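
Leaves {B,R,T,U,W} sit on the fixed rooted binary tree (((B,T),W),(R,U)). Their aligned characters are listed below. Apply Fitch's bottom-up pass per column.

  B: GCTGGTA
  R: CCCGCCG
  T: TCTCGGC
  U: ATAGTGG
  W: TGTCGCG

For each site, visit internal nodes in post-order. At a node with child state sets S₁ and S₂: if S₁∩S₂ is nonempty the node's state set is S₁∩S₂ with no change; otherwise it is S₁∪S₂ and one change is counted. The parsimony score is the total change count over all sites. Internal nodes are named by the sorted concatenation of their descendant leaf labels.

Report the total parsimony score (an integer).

16

[col 0] BT: children B:{G}, T:{T} ∪→ {G,T}; cost 1
[col 0] BTW: children BT:{G,T}, W:{T} ∩→ {T}; cost 0
[col 0] RU: children R:{C}, U:{A} ∪→ {A,C}; cost 1
[col 0] BRTUW: children BTW:{T}, RU:{A,C} ∪→ {A,C,T}; cost 1
[col 1] BT: children B:{C}, T:{C} ∩→ {C}; cost 0
[col 1] BTW: children BT:{C}, W:{G} ∪→ {C,G}; cost 1
[col 1] RU: children R:{C}, U:{T} ∪→ {C,T}; cost 1
[col 1] BRTUW: children BTW:{C,G}, RU:{C,T} ∩→ {C}; cost 0
[col 2] BT: children B:{T}, T:{T} ∩→ {T}; cost 0
[col 2] BTW: children BT:{T}, W:{T} ∩→ {T}; cost 0
[col 2] RU: children R:{C}, U:{A} ∪→ {A,C}; cost 1
[col 2] BRTUW: children BTW:{T}, RU:{A,C} ∪→ {A,C,T}; cost 1
[col 3] BT: children B:{G}, T:{C} ∪→ {C,G}; cost 1
[col 3] BTW: children BT:{C,G}, W:{C} ∩→ {C}; cost 0
[col 3] RU: children R:{G}, U:{G} ∩→ {G}; cost 0
[col 3] BRTUW: children BTW:{C}, RU:{G} ∪→ {C,G}; cost 1
[col 4] BT: children B:{G}, T:{G} ∩→ {G}; cost 0
[col 4] BTW: children BT:{G}, W:{G} ∩→ {G}; cost 0
[col 4] RU: children R:{C}, U:{T} ∪→ {C,T}; cost 1
[col 4] BRTUW: children BTW:{G}, RU:{C,T} ∪→ {C,G,T}; cost 1
[col 5] BT: children B:{T}, T:{G} ∪→ {G,T}; cost 1
[col 5] BTW: children BT:{G,T}, W:{C} ∪→ {C,G,T}; cost 1
[col 5] RU: children R:{C}, U:{G} ∪→ {C,G}; cost 1
[col 5] BRTUW: children BTW:{C,G,T}, RU:{C,G} ∩→ {C,G}; cost 0
[col 6] BT: children B:{A}, T:{C} ∪→ {A,C}; cost 1
[col 6] BTW: children BT:{A,C}, W:{G} ∪→ {A,C,G}; cost 1
[col 6] RU: children R:{G}, U:{G} ∩→ {G}; cost 0
[col 6] BRTUW: children BTW:{A,C,G}, RU:{G} ∩→ {G}; cost 0
per-site changes: [3, 2, 2, 2, 2, 3, 2]; total = 16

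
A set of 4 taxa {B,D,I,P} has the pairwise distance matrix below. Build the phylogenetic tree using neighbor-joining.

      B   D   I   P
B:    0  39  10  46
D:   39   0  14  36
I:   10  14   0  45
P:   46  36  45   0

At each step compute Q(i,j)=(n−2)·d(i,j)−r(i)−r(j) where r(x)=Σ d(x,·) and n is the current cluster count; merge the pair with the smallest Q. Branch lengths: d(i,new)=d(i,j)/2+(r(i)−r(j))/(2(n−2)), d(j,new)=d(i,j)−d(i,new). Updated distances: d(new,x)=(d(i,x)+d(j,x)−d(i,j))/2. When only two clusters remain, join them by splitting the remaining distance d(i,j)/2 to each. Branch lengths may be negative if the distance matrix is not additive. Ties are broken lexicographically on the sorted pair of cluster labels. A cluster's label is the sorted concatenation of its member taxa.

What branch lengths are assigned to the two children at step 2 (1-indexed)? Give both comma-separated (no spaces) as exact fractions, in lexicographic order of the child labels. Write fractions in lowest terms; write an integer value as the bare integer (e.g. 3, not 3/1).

13,17/2

step 1: merge (B,I) at d=10, Q=-144; branch lengths B→23/2, I→-3/2; new cluster BI
  updated: d(BI,D)=43/2, d(BI,P)=81/2
step 2: merge (BI,D) at d=43/2, Q=-98; branch lengths BI→13, D→17/2; new cluster BDI
  updated: d(BDI,P)=55/2
step 3: merge (BDI,P) at d=55/2; branch lengths BDI→55/4, P→55/4; new cluster BDIP
final tree: (((B:23/2,I:-3/2):13,D:17/2):55/4,P:55/4)
total length: 59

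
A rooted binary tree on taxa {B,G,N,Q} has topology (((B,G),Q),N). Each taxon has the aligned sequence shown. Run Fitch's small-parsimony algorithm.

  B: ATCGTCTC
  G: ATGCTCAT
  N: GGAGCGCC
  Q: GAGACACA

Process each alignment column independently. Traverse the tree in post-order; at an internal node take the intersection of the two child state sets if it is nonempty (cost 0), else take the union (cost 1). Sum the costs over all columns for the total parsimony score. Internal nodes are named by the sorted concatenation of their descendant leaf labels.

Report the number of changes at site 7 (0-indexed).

site 0, node BG: B={A} ∩ G={A} → {A} (+0)
site 0, node BGQ: BG={A} ∪ Q={G} → {A,G} (+1)
site 0, node BGNQ: BGQ={A,G} ∩ N={G} → {G} (+0)
site 1, node BG: B={T} ∩ G={T} → {T} (+0)
site 1, node BGQ: BG={T} ∪ Q={A} → {A,T} (+1)
site 1, node BGNQ: BGQ={A,T} ∪ N={G} → {A,G,T} (+1)
site 2, node BG: B={C} ∪ G={G} → {C,G} (+1)
site 2, node BGQ: BG={C,G} ∩ Q={G} → {G} (+0)
site 2, node BGNQ: BGQ={G} ∪ N={A} → {A,G} (+1)
site 3, node BG: B={G} ∪ G={C} → {C,G} (+1)
site 3, node BGQ: BG={C,G} ∪ Q={A} → {A,C,G} (+1)
site 3, node BGNQ: BGQ={A,C,G} ∩ N={G} → {G} (+0)
site 4, node BG: B={T} ∩ G={T} → {T} (+0)
site 4, node BGQ: BG={T} ∪ Q={C} → {C,T} (+1)
site 4, node BGNQ: BGQ={C,T} ∩ N={C} → {C} (+0)
site 5, node BG: B={C} ∩ G={C} → {C} (+0)
site 5, node BGQ: BG={C} ∪ Q={A} → {A,C} (+1)
site 5, node BGNQ: BGQ={A,C} ∪ N={G} → {A,C,G} (+1)
site 6, node BG: B={T} ∪ G={A} → {A,T} (+1)
site 6, node BGQ: BG={A,T} ∪ Q={C} → {A,C,T} (+1)
site 6, node BGNQ: BGQ={A,C,T} ∩ N={C} → {C} (+0)
site 7, node BG: B={C} ∪ G={T} → {C,T} (+1)
site 7, node BGQ: BG={C,T} ∪ Q={A} → {A,C,T} (+1)
site 7, node BGNQ: BGQ={A,C,T} ∩ N={C} → {C} (+0)
per-site changes: [1, 2, 2, 2, 1, 2, 2, 2]; total = 14

2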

ABOUT THIS TASK –
Tally the lines in the records that hold the word "over", and state only the resulting number.

EXERCISE RESPONSE –
2